▸ **Problem to work on**
The required result is a copy of each line below in which "wedge" appears.
-- Records for the exercise follows --
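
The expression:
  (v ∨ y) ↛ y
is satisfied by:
  {v: True, y: False}


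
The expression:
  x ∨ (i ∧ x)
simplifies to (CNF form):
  x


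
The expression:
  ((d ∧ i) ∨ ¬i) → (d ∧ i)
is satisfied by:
  {i: True}


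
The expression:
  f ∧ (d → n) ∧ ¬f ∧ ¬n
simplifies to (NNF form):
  False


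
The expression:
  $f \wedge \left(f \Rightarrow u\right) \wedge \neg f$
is never true.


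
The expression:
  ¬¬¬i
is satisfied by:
  {i: False}


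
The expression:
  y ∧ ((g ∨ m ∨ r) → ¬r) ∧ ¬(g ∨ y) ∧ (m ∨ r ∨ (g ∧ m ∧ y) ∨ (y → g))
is never true.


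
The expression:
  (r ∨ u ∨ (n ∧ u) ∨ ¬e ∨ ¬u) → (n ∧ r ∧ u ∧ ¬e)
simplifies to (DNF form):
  n ∧ r ∧ u ∧ ¬e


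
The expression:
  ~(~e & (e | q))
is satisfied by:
  {e: True, q: False}
  {q: False, e: False}
  {q: True, e: True}


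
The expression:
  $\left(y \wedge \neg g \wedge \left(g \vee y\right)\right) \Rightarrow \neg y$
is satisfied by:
  {g: True, y: False}
  {y: False, g: False}
  {y: True, g: True}


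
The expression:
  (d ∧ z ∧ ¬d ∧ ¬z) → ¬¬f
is always true.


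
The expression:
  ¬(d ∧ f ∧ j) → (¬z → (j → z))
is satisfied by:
  {z: True, f: True, d: True, j: False}
  {z: True, f: True, d: False, j: False}
  {z: True, d: True, f: False, j: False}
  {z: True, d: False, f: False, j: False}
  {f: True, d: True, z: False, j: False}
  {f: True, d: False, z: False, j: False}
  {d: True, z: False, f: False, j: False}
  {d: False, z: False, f: False, j: False}
  {j: True, z: True, f: True, d: True}
  {j: True, z: True, f: True, d: False}
  {j: True, z: True, d: True, f: False}
  {j: True, z: True, d: False, f: False}
  {j: True, f: True, d: True, z: False}


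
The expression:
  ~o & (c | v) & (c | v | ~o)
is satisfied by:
  {c: True, v: True, o: False}
  {c: True, v: False, o: False}
  {v: True, c: False, o: False}


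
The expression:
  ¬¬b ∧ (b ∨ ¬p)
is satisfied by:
  {b: True}


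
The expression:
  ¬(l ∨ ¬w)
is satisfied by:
  {w: True, l: False}


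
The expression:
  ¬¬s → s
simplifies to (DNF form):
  True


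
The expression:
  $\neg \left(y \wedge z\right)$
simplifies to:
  $\neg y \vee \neg z$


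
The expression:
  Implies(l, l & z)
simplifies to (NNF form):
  z | ~l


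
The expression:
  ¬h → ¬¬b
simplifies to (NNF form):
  b ∨ h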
-- Records for the exercise concluded --
▸ **Result for this task**
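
  $f \wedge \left(f \Rightarrow u\right) \wedge \neg f$
  $\left(y \wedge \neg g \wedge \left(g \vee y\right)\right) \Rightarrow \neg y$
  $\neg \left(y \wedge z\right)$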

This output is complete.